BEGIN The records
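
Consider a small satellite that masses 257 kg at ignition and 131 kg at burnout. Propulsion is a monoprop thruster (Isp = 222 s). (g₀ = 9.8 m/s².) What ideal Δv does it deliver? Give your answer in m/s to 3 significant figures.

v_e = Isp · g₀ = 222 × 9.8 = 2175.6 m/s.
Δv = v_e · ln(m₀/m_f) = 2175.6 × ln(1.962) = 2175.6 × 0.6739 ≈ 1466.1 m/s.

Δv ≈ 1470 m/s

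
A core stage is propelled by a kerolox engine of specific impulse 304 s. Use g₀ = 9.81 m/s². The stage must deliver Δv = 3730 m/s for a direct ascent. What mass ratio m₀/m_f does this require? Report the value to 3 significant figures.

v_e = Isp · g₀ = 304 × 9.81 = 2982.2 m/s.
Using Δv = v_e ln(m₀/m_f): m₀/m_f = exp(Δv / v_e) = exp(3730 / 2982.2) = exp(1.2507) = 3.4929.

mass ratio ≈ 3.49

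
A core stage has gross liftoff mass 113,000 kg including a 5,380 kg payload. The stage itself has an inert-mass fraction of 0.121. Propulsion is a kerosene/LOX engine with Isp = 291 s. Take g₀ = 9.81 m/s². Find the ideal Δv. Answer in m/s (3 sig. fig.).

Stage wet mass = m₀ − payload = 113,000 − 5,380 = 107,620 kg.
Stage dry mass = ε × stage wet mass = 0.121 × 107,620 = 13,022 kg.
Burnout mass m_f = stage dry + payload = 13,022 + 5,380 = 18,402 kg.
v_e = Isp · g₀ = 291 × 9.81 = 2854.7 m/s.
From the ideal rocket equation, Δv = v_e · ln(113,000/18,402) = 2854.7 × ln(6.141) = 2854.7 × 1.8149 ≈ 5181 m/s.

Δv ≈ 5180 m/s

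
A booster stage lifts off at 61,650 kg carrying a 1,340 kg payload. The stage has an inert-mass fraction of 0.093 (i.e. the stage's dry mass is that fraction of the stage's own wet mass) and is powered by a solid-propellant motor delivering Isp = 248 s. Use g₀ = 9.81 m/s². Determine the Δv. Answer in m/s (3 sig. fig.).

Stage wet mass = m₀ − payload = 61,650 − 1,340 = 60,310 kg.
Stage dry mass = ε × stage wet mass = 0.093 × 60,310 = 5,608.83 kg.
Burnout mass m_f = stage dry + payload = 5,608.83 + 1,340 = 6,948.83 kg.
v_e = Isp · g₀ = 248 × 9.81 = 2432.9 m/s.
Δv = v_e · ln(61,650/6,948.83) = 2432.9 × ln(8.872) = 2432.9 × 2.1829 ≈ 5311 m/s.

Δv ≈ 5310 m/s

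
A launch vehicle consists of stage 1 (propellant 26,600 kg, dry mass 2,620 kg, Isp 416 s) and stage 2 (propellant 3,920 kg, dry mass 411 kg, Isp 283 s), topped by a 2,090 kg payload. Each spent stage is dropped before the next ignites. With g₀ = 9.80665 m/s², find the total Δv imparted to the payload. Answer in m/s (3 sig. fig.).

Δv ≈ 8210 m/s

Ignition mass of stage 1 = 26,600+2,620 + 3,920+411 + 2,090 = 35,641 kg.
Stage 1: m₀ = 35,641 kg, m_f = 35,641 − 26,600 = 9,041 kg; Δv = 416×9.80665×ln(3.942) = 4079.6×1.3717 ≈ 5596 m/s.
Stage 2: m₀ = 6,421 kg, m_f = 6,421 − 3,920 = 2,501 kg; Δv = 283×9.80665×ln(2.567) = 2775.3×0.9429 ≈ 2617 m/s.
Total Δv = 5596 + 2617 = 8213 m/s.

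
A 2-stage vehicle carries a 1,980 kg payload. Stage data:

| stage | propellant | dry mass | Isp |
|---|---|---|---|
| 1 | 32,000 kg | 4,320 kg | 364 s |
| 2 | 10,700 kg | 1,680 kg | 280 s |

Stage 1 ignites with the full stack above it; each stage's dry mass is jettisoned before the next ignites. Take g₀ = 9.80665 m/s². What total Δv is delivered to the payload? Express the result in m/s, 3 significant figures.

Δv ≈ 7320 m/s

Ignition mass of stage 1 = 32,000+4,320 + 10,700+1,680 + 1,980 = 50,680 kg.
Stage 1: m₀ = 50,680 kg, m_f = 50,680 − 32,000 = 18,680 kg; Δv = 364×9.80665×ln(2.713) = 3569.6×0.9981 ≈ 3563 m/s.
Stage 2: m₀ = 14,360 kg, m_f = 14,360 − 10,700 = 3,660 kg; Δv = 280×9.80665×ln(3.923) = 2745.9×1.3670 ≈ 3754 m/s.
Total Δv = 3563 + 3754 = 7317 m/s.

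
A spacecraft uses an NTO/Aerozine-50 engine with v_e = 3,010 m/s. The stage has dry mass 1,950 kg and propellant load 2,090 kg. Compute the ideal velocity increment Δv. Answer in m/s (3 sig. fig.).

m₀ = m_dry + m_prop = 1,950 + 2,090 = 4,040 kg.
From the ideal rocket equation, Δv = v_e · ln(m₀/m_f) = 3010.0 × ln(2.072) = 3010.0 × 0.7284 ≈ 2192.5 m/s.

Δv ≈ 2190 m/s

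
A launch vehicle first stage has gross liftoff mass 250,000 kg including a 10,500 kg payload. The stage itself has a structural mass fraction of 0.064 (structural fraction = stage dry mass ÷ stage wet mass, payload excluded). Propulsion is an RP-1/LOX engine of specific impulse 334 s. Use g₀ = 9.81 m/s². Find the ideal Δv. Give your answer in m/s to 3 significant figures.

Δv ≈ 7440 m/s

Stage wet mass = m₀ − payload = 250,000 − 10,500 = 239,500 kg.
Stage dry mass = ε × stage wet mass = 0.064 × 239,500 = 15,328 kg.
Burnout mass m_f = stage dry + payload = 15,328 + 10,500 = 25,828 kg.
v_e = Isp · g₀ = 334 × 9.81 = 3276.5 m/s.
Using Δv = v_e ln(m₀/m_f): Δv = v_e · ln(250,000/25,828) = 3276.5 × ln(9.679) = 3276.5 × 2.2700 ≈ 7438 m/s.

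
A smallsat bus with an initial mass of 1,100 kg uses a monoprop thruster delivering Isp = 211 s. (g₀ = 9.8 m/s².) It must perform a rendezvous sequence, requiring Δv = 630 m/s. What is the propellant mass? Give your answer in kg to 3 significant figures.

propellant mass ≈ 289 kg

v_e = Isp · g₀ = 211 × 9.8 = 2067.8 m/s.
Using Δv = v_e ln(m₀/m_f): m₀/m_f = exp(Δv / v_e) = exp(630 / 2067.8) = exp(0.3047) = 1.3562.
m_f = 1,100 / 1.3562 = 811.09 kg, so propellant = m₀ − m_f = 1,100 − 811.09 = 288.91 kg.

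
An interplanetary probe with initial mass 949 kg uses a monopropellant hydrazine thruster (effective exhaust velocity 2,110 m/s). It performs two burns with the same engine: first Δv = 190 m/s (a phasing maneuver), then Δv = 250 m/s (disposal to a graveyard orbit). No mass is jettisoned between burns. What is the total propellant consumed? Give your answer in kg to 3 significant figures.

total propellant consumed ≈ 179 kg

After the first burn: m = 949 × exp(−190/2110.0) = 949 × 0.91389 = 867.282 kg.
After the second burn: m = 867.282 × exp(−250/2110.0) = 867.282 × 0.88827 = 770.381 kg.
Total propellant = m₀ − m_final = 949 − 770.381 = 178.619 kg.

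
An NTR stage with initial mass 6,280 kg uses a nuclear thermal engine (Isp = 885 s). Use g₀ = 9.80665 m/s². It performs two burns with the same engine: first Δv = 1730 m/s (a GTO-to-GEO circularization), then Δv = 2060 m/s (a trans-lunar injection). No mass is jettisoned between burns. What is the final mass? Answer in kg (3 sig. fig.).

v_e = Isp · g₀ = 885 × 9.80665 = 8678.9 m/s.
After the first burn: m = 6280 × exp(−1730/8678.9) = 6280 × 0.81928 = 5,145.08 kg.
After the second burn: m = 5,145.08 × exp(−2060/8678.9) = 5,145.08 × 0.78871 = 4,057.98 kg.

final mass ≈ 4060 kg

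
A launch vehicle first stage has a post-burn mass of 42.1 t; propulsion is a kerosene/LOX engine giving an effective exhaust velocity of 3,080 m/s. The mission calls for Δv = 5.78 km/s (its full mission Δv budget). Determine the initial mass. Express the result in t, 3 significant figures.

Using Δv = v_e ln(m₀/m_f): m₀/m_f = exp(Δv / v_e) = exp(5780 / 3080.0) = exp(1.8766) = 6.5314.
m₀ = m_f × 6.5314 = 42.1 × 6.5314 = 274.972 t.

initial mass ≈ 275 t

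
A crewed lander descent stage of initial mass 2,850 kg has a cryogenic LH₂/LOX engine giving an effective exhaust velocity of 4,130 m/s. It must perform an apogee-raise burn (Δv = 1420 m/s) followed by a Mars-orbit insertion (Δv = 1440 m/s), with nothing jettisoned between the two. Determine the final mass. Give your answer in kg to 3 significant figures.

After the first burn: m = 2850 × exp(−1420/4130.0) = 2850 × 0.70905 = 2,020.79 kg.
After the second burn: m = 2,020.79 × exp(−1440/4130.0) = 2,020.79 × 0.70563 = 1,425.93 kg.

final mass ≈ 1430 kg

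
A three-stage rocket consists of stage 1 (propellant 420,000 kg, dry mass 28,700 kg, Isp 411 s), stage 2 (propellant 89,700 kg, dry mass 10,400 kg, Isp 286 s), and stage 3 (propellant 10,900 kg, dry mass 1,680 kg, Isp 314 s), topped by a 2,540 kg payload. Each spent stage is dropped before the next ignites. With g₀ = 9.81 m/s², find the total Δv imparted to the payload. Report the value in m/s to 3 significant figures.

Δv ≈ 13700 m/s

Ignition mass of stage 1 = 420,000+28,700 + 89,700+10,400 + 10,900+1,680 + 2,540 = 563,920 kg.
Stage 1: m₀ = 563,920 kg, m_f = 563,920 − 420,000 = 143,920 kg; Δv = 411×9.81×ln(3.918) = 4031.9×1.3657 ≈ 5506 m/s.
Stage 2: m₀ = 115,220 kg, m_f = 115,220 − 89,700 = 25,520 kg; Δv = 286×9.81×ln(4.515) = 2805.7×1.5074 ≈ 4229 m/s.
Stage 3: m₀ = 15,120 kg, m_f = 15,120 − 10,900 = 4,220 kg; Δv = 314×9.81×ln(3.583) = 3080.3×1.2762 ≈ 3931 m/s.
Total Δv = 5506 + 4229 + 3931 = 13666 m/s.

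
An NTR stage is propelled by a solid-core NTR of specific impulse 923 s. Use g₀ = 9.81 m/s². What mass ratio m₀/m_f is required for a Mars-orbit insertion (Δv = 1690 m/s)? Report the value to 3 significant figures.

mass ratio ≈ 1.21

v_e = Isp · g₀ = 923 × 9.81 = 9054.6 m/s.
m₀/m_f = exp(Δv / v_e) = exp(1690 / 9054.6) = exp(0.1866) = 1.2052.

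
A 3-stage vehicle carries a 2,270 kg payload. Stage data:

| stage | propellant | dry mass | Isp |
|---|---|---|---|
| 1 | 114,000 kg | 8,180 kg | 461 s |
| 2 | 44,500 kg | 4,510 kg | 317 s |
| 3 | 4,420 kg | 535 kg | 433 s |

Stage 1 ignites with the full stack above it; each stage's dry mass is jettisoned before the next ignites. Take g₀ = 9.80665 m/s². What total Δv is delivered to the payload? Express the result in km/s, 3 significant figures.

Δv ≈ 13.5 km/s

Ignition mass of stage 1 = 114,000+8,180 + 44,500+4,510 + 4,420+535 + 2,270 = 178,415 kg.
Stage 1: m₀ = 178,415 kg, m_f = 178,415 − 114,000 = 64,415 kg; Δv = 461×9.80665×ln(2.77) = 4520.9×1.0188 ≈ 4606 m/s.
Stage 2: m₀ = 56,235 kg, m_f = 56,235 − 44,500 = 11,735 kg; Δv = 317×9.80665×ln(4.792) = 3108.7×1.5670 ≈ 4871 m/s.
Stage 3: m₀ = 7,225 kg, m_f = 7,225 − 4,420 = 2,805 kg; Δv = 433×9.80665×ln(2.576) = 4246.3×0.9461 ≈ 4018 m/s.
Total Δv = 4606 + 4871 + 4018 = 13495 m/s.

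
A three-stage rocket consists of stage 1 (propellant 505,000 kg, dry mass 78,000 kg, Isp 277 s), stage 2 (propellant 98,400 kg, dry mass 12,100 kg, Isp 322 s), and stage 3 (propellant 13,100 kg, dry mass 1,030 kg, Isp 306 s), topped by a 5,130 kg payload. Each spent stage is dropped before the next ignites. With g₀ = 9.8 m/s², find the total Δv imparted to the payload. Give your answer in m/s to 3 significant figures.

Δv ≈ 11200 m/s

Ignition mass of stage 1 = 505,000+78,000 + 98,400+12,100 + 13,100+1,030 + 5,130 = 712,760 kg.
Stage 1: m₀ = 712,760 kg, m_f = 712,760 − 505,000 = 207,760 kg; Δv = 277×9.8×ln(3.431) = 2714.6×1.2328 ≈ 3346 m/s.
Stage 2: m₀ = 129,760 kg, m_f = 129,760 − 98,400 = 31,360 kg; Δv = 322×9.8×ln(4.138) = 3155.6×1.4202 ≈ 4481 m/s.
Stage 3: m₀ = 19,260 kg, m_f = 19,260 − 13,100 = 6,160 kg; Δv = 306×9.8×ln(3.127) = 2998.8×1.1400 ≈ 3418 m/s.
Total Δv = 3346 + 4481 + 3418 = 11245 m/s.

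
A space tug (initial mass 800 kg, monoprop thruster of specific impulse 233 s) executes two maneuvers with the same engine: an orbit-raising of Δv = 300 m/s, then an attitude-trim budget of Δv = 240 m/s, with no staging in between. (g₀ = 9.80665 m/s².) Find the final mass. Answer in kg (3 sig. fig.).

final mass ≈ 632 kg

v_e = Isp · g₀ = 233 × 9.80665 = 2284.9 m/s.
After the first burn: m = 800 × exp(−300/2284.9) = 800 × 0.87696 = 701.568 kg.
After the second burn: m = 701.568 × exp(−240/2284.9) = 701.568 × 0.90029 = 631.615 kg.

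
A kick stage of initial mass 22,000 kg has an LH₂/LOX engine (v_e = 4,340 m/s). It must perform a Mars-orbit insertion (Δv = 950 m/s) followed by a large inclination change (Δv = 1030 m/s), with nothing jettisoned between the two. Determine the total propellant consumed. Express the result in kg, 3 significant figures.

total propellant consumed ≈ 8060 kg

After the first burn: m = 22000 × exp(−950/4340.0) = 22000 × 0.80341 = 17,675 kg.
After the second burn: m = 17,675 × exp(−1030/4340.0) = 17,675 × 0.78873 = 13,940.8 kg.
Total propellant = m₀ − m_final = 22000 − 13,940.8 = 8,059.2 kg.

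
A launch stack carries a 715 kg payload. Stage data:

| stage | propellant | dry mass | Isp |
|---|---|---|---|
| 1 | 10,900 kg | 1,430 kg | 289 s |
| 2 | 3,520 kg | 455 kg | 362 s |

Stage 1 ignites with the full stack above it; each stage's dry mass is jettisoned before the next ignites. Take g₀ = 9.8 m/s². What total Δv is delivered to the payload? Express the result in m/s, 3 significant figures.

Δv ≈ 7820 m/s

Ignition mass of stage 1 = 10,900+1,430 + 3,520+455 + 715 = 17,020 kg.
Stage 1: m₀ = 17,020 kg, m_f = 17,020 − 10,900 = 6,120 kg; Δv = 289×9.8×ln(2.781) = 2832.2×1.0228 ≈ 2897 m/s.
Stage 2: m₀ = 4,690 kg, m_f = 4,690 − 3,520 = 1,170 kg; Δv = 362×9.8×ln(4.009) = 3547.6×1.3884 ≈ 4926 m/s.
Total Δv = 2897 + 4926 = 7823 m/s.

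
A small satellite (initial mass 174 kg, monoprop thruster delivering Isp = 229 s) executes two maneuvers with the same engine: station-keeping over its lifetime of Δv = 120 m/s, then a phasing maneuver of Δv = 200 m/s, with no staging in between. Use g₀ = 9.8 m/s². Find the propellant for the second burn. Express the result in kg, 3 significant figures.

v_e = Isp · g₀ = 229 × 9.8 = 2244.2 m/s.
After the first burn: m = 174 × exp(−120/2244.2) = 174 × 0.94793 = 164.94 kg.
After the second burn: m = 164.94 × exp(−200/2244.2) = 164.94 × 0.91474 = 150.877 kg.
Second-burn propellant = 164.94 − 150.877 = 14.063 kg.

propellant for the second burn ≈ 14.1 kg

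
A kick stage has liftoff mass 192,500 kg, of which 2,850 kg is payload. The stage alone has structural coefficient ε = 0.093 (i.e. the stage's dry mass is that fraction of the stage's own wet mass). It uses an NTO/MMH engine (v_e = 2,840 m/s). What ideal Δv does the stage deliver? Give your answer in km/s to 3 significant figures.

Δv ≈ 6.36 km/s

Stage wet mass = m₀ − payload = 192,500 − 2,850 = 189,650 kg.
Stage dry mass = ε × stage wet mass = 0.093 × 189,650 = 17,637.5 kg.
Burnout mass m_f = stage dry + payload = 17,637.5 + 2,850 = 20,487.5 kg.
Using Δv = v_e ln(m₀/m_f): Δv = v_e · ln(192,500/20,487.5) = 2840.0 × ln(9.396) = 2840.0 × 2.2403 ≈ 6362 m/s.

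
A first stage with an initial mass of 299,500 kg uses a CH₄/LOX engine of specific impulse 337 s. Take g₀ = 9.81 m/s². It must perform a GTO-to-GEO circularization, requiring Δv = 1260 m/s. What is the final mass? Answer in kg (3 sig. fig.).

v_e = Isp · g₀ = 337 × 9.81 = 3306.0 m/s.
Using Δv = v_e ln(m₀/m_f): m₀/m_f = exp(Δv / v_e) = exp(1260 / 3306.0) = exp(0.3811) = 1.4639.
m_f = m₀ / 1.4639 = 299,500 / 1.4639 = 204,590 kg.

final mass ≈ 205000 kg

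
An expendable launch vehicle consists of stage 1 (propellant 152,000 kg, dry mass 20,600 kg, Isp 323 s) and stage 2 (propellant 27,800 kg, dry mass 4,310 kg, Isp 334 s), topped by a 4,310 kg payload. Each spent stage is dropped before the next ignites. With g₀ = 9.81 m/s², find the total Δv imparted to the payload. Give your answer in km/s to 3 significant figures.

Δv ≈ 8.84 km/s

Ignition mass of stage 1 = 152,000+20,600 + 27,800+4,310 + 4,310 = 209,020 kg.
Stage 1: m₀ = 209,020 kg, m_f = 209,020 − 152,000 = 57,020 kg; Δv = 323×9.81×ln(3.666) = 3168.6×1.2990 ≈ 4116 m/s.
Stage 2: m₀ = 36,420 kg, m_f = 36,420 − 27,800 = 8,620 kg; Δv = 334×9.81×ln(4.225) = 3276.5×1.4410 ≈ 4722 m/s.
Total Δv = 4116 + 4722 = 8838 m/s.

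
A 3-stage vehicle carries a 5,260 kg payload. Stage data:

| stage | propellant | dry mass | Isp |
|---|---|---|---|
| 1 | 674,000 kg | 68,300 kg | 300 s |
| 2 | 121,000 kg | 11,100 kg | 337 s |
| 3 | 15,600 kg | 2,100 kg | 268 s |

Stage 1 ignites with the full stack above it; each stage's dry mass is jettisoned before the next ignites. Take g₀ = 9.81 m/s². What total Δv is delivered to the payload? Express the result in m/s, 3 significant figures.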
END The records
§ Task item: Filter the material for the word "data" and copy each matching line.

§ Answer:
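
A 2-stage vehicle carries a 1,980 kg payload. Stage data:
A 3-stage vehicle carries a 2,270 kg payload. Stage data:
A launch stack carries a 715 kg payload. Stage data:
A 3-stage vehicle carries a 5,260 kg payload. Stage data: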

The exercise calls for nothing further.